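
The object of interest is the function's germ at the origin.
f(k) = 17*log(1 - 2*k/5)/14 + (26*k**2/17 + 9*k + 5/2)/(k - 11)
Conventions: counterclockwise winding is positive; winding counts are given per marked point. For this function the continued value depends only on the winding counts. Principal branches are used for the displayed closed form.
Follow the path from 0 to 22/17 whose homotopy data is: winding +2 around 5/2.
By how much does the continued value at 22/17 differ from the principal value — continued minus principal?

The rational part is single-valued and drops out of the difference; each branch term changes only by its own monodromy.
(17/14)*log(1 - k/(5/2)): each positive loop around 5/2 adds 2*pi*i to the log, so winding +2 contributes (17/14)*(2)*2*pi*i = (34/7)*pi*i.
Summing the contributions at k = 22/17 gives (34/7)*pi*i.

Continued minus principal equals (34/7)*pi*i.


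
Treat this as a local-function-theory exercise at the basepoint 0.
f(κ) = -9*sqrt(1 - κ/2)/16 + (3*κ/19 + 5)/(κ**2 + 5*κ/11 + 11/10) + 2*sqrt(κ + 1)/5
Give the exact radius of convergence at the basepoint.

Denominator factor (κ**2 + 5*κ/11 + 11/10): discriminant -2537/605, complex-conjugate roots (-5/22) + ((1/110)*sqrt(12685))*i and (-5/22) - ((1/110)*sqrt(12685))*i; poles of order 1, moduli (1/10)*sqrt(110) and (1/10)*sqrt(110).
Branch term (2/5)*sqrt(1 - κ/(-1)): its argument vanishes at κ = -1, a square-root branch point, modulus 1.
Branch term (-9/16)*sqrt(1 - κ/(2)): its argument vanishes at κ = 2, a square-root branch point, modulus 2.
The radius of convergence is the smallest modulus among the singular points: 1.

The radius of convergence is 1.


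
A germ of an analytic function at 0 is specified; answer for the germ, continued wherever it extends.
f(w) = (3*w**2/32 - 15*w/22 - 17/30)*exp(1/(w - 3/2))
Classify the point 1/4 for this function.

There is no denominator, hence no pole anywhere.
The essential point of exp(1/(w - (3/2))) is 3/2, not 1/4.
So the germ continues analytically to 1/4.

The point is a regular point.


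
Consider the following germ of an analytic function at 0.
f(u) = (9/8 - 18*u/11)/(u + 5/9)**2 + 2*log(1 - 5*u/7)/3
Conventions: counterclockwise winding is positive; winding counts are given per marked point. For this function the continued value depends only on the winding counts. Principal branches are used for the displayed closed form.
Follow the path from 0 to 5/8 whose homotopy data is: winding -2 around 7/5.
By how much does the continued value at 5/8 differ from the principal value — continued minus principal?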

- - - - -

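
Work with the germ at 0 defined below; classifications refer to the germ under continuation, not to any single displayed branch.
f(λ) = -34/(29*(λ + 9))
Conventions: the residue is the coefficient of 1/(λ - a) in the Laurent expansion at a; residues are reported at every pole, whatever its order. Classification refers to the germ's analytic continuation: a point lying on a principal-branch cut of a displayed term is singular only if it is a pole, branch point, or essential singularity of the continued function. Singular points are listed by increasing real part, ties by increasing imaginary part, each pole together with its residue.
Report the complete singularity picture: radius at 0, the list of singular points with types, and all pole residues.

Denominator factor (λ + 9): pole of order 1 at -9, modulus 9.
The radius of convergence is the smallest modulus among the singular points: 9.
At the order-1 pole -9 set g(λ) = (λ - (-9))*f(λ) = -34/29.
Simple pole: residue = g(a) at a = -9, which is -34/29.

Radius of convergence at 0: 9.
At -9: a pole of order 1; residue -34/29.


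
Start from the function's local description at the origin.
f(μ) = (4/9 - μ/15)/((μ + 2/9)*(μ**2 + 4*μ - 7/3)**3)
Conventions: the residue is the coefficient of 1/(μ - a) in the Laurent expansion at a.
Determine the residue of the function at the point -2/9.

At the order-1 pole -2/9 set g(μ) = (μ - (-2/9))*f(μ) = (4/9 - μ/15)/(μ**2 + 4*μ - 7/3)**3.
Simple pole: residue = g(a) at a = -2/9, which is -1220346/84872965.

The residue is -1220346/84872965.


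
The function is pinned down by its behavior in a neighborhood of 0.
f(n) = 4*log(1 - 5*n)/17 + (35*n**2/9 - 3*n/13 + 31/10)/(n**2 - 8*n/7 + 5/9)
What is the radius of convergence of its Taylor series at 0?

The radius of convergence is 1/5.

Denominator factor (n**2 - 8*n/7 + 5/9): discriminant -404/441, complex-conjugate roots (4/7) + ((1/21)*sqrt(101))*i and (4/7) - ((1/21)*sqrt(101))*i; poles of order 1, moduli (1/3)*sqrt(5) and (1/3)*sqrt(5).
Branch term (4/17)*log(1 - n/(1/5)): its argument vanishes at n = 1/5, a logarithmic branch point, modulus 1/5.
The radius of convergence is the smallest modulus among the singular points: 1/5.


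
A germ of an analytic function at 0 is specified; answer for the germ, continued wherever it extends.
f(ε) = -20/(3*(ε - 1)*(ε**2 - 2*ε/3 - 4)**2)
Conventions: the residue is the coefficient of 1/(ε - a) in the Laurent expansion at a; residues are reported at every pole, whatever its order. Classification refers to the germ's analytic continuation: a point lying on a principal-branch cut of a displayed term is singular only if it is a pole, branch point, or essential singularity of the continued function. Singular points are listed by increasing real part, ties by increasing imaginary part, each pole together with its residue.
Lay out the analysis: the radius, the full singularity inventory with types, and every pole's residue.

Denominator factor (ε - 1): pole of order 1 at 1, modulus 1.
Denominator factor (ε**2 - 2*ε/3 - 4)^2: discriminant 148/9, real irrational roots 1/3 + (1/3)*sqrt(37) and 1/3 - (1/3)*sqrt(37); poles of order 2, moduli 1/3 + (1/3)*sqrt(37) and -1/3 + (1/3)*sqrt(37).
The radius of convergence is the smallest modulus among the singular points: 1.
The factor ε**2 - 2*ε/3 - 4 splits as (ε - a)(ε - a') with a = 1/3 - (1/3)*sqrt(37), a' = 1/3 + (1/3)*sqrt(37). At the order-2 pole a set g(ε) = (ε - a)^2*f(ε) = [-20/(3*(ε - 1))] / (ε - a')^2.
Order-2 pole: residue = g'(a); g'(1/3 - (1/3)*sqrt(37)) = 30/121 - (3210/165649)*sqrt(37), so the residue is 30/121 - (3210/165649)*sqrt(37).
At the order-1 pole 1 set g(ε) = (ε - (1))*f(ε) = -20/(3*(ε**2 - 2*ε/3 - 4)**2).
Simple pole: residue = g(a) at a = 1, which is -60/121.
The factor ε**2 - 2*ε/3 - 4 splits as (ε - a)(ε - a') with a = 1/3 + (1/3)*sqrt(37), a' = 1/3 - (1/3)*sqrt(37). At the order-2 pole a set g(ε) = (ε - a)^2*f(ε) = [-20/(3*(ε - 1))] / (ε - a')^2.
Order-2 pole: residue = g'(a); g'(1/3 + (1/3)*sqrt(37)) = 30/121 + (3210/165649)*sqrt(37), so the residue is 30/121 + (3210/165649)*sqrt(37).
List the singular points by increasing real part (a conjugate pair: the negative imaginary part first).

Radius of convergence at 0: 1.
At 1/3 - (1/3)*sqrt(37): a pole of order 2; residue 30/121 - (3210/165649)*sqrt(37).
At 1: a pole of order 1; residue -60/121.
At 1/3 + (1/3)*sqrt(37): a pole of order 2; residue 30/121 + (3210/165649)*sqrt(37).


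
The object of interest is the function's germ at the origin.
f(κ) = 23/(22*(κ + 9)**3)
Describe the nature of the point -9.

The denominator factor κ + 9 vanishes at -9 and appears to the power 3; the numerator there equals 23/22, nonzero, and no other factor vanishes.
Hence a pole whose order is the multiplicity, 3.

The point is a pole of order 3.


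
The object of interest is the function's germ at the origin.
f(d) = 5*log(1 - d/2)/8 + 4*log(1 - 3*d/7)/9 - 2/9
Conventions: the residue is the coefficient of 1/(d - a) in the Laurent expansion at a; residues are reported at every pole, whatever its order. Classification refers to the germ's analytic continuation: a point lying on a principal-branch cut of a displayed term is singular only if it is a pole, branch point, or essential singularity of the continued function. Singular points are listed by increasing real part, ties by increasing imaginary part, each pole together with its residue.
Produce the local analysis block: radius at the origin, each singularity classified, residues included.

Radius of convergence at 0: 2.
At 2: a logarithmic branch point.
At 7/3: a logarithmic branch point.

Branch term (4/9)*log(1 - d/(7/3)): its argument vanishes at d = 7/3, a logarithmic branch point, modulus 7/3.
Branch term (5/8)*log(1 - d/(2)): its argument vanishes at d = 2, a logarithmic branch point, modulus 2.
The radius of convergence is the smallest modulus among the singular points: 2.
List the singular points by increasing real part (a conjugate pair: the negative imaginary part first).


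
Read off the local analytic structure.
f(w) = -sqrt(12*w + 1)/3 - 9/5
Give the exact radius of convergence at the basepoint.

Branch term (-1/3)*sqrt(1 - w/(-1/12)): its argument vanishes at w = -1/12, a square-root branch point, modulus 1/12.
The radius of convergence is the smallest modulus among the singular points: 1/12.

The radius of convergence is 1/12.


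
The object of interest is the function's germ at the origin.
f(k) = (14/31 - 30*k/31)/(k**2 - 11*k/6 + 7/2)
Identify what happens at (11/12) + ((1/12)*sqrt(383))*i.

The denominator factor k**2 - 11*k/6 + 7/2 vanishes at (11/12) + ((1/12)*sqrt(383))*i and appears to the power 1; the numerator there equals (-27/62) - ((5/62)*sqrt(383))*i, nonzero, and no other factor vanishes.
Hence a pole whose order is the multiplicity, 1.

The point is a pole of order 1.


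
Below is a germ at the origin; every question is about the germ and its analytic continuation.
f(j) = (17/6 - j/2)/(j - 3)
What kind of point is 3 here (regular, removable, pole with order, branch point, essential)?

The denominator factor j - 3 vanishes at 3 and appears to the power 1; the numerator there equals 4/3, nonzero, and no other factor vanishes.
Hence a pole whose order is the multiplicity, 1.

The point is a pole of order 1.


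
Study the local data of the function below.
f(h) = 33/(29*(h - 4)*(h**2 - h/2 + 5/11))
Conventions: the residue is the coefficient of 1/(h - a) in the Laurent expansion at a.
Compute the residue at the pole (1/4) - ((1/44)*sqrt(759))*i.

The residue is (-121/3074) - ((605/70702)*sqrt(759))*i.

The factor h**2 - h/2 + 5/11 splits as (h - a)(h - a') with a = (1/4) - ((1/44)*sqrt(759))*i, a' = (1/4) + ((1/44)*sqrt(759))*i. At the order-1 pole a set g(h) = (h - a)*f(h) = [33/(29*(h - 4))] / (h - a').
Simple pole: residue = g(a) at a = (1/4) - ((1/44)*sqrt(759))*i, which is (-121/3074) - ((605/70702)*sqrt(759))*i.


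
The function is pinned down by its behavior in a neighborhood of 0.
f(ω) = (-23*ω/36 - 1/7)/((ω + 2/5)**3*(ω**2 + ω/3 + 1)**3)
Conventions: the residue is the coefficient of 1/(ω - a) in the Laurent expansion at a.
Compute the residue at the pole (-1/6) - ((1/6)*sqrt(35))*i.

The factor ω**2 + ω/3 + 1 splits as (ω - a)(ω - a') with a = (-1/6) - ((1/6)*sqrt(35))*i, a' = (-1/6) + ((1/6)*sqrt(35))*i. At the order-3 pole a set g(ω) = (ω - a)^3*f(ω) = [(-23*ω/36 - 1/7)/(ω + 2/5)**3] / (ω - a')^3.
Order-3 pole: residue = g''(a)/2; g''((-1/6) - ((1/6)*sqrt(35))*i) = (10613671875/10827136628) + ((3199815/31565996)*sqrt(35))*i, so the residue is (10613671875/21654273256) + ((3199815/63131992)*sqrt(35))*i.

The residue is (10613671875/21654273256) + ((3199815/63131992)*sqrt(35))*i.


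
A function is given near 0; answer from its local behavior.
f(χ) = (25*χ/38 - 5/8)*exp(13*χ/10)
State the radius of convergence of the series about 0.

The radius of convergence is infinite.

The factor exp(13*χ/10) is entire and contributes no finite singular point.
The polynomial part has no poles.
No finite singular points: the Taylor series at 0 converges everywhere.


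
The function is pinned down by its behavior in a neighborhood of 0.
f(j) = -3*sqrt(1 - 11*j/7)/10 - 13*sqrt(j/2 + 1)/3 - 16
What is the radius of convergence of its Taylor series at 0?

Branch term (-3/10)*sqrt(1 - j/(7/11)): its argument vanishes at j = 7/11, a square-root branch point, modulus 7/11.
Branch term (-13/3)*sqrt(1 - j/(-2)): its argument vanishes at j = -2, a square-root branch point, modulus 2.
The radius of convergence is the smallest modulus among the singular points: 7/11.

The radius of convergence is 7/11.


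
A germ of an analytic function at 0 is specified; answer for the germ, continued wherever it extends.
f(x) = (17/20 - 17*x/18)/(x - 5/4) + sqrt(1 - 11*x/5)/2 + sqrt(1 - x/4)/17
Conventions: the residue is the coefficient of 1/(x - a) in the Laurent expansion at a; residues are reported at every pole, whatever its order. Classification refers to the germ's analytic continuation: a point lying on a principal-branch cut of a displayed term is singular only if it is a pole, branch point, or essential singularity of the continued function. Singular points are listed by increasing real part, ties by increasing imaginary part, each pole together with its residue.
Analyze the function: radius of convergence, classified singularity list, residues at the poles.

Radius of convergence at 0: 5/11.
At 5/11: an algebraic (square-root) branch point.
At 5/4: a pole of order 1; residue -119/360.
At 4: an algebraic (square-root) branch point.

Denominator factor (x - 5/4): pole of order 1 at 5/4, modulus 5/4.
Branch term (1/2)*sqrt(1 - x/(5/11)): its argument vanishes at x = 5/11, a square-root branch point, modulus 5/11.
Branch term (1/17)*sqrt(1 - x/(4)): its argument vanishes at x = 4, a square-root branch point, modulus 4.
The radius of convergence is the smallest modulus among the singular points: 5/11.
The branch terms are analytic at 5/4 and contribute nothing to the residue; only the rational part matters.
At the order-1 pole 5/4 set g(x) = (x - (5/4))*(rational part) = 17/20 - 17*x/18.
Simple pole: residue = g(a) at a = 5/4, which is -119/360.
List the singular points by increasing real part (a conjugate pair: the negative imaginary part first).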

- - - - -

> **What the task asks**
Working from the material above, state how many lines contain "data"; give only the number.

> **Answer**
3